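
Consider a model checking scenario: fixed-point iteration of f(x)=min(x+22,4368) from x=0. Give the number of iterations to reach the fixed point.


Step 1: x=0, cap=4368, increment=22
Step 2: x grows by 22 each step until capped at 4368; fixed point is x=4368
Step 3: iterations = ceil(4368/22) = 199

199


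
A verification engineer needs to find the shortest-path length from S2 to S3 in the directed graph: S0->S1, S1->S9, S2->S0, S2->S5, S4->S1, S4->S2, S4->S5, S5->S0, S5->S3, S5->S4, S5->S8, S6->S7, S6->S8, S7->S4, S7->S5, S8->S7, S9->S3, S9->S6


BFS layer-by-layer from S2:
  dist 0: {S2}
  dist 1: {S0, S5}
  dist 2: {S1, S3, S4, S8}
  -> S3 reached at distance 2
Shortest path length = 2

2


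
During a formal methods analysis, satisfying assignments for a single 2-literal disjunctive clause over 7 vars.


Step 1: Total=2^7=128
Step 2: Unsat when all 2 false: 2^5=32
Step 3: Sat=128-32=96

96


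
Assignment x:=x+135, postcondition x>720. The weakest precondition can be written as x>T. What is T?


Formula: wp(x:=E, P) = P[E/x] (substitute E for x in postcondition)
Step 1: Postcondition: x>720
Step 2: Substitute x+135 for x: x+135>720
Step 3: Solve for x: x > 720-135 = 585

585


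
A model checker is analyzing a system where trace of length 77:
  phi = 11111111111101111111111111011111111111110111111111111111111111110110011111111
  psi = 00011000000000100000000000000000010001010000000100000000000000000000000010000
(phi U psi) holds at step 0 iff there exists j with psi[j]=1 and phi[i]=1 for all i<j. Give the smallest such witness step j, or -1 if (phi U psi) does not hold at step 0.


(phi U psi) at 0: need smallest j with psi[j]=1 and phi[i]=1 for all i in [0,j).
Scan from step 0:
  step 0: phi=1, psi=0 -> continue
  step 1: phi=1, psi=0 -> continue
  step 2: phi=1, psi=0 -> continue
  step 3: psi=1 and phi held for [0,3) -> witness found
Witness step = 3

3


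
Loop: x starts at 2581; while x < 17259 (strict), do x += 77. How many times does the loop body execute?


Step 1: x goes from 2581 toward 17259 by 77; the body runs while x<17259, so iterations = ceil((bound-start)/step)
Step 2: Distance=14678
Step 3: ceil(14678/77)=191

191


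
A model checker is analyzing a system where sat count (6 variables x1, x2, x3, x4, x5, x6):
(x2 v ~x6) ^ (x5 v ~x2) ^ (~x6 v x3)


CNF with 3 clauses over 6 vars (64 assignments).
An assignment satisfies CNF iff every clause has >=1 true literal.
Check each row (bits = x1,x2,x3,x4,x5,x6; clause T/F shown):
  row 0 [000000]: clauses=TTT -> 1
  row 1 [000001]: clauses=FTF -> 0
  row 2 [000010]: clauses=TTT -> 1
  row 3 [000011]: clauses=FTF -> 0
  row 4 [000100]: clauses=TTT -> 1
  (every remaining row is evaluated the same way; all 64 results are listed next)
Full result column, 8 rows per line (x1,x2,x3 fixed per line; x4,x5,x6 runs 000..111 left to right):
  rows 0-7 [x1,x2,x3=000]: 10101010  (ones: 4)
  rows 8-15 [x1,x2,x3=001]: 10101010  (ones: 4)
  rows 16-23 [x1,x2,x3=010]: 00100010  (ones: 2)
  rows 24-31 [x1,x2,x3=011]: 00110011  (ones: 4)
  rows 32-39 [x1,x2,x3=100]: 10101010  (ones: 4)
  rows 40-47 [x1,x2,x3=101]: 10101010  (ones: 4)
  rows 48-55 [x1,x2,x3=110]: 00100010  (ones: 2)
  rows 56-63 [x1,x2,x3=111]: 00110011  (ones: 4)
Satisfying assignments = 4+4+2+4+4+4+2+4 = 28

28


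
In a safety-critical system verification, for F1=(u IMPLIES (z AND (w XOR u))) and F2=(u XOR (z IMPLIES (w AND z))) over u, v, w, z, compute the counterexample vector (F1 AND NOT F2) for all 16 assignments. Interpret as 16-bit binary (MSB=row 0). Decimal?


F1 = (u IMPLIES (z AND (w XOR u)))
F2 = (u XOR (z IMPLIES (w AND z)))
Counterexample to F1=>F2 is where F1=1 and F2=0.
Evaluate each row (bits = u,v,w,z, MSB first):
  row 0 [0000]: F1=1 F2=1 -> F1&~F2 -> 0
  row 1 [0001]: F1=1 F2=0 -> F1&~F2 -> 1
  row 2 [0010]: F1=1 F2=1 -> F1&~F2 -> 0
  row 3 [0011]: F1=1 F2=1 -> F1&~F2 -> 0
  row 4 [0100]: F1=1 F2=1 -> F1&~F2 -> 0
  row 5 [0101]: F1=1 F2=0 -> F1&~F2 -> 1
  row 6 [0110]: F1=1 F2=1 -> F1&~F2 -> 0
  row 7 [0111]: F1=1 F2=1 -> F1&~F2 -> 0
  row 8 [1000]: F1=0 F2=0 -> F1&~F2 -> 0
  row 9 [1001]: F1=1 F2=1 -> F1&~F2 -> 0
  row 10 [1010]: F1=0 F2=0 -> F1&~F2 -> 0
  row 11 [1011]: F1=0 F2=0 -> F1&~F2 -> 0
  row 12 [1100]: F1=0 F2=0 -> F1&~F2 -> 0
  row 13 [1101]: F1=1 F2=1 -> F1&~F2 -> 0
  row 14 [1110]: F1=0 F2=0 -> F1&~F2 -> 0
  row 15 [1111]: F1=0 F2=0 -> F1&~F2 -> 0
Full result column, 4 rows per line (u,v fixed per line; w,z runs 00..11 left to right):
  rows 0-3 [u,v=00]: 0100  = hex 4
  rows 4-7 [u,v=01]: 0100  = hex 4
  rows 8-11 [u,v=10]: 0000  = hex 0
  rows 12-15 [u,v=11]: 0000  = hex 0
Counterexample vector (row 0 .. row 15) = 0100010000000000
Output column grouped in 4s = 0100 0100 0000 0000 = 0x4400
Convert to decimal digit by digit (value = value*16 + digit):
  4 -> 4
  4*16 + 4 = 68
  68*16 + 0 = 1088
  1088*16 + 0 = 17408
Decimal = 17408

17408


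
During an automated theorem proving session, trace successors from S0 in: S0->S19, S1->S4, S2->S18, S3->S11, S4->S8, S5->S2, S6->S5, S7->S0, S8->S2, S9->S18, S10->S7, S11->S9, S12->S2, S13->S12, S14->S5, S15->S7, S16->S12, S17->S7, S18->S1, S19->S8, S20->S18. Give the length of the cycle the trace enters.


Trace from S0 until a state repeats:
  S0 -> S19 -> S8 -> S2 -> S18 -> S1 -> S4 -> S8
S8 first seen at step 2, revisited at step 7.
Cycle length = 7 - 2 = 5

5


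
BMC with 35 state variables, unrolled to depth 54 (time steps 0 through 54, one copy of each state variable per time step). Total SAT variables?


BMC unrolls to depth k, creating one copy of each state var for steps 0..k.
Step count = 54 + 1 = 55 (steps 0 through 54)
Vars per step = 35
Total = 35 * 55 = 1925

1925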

========================

THE PROBLEM: Would you reproduce all the entries exactly?

ANSWER TO THE PROBLEM:
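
Consider a model checking scenario: fixed-point iteration of f(x)=min(x+22,4368) from x=0. Give the number of iterations to reach the fixed point.


Step 1: x=0, cap=4368, increment=22
Step 2: x grows by 22 each step until capped at 4368; fixed point is x=4368
Step 3: iterations = ceil(4368/22) = 199

199


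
A verification engineer needs to find the shortest-path length from S2 to S3 in the directed graph: S0->S1, S1->S9, S2->S0, S2->S5, S4->S1, S4->S2, S4->S5, S5->S0, S5->S3, S5->S4, S5->S8, S6->S7, S6->S8, S7->S4, S7->S5, S8->S7, S9->S3, S9->S6


BFS layer-by-layer from S2:
  dist 0: {S2}
  dist 1: {S0, S5}
  dist 2: {S1, S3, S4, S8}
  -> S3 reached at distance 2
Shortest path length = 2

2


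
During a formal methods analysis, satisfying assignments for a single 2-literal disjunctive clause over 7 vars.


Step 1: Total=2^7=128
Step 2: Unsat when all 2 false: 2^5=32
Step 3: Sat=128-32=96

96


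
Assignment x:=x+135, postcondition x>720. The weakest precondition can be written as x>T. What is T?


Formula: wp(x:=E, P) = P[E/x] (substitute E for x in postcondition)
Step 1: Postcondition: x>720
Step 2: Substitute x+135 for x: x+135>720
Step 3: Solve for x: x > 720-135 = 585

585


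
A model checker is analyzing a system where trace of length 77:
  phi = 11111111111101111111111111011111111111110111111111111111111111110110011111111
  psi = 00011000000000100000000000000000010001010000000100000000000000000000000010000
(phi U psi) holds at step 0 iff there exists j with psi[j]=1 and phi[i]=1 for all i<j. Give the smallest such witness step j, or -1 if (phi U psi) does not hold at step 0.


(phi U psi) at 0: need smallest j with psi[j]=1 and phi[i]=1 for all i in [0,j).
Scan from step 0:
  step 0: phi=1, psi=0 -> continue
  step 1: phi=1, psi=0 -> continue
  step 2: phi=1, psi=0 -> continue
  step 3: psi=1 and phi held for [0,3) -> witness found
Witness step = 3

3


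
Loop: x starts at 2581; while x < 17259 (strict), do x += 77. How many times does the loop body execute?


Step 1: x goes from 2581 toward 17259 by 77; the body runs while x<17259, so iterations = ceil((bound-start)/step)
Step 2: Distance=14678
Step 3: ceil(14678/77)=191

191


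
A model checker is analyzing a system where sat count (6 variables x1, x2, x3, x4, x5, x6):
(x2 v ~x6) ^ (x5 v ~x2) ^ (~x6 v x3)


CNF with 3 clauses over 6 vars (64 assignments).
An assignment satisfies CNF iff every clause has >=1 true literal.
Check each row (bits = x1,x2,x3,x4,x5,x6; clause T/F shown):
  row 0 [000000]: clauses=TTT -> 1
  row 1 [000001]: clauses=FTF -> 0
  row 2 [000010]: clauses=TTT -> 1
  row 3 [000011]: clauses=FTF -> 0
  row 4 [000100]: clauses=TTT -> 1
  (every remaining row is evaluated the same way; all 64 results are listed next)
Full result column, 8 rows per line (x1,x2,x3 fixed per line; x4,x5,x6 runs 000..111 left to right):
  rows 0-7 [x1,x2,x3=000]: 10101010  (ones: 4)
  rows 8-15 [x1,x2,x3=001]: 10101010  (ones: 4)
  rows 16-23 [x1,x2,x3=010]: 00100010  (ones: 2)
  rows 24-31 [x1,x2,x3=011]: 00110011  (ones: 4)
  rows 32-39 [x1,x2,x3=100]: 10101010  (ones: 4)
  rows 40-47 [x1,x2,x3=101]: 10101010  (ones: 4)
  rows 48-55 [x1,x2,x3=110]: 00100010  (ones: 2)
  rows 56-63 [x1,x2,x3=111]: 00110011  (ones: 4)
Satisfying assignments = 4+4+2+4+4+4+2+4 = 28

28


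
In a safety-critical system verification, for F1=(u IMPLIES (z AND (w XOR u))) and F2=(u XOR (z IMPLIES (w AND z))) over u, v, w, z, compute the counterexample vector (F1 AND NOT F2) for all 16 assignments. Interpret as 16-bit binary (MSB=row 0). Decimal?


F1 = (u IMPLIES (z AND (w XOR u)))
F2 = (u XOR (z IMPLIES (w AND z)))
Counterexample to F1=>F2 is where F1=1 and F2=0.
Evaluate each row (bits = u,v,w,z, MSB first):
  row 0 [0000]: F1=1 F2=1 -> F1&~F2 -> 0
  row 1 [0001]: F1=1 F2=0 -> F1&~F2 -> 1
  row 2 [0010]: F1=1 F2=1 -> F1&~F2 -> 0
  row 3 [0011]: F1=1 F2=1 -> F1&~F2 -> 0
  row 4 [0100]: F1=1 F2=1 -> F1&~F2 -> 0
  row 5 [0101]: F1=1 F2=0 -> F1&~F2 -> 1
  row 6 [0110]: F1=1 F2=1 -> F1&~F2 -> 0
  row 7 [0111]: F1=1 F2=1 -> F1&~F2 -> 0
  row 8 [1000]: F1=0 F2=0 -> F1&~F2 -> 0
  row 9 [1001]: F1=1 F2=1 -> F1&~F2 -> 0
  row 10 [1010]: F1=0 F2=0 -> F1&~F2 -> 0
  row 11 [1011]: F1=0 F2=0 -> F1&~F2 -> 0
  row 12 [1100]: F1=0 F2=0 -> F1&~F2 -> 0
  row 13 [1101]: F1=1 F2=1 -> F1&~F2 -> 0
  row 14 [1110]: F1=0 F2=0 -> F1&~F2 -> 0
  row 15 [1111]: F1=0 F2=0 -> F1&~F2 -> 0
Full result column, 4 rows per line (u,v fixed per line; w,z runs 00..11 left to right):
  rows 0-3 [u,v=00]: 0100  = hex 4
  rows 4-7 [u,v=01]: 0100  = hex 4
  rows 8-11 [u,v=10]: 0000  = hex 0
  rows 12-15 [u,v=11]: 0000  = hex 0
Counterexample vector (row 0 .. row 15) = 0100010000000000
Output column grouped in 4s = 0100 0100 0000 0000 = 0x4400
Convert to decimal digit by digit (value = value*16 + digit):
  4 -> 4
  4*16 + 4 = 68
  68*16 + 0 = 1088
  1088*16 + 0 = 17408
Decimal = 17408

17408


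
During an automated theorem proving session, trace successors from S0 in: S0->S19, S1->S4, S2->S18, S3->S11, S4->S8, S5->S2, S6->S5, S7->S0, S8->S2, S9->S18, S10->S7, S11->S9, S12->S2, S13->S12, S14->S5, S15->S7, S16->S12, S17->S7, S18->S1, S19->S8, S20->S18. Give the length of the cycle the trace enters.


Trace from S0 until a state repeats:
  S0 -> S19 -> S8 -> S2 -> S18 -> S1 -> S4 -> S8
S8 first seen at step 2, revisited at step 7.
Cycle length = 7 - 2 = 5

5


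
BMC with 35 state variables, unrolled to depth 54 (time steps 0 through 54, one copy of each state variable per time step). Total SAT variables?


BMC unrolls to depth k, creating one copy of each state var for steps 0..k.
Step count = 54 + 1 = 55 (steps 0 through 54)
Vars per step = 35
Total = 35 * 55 = 1925

1925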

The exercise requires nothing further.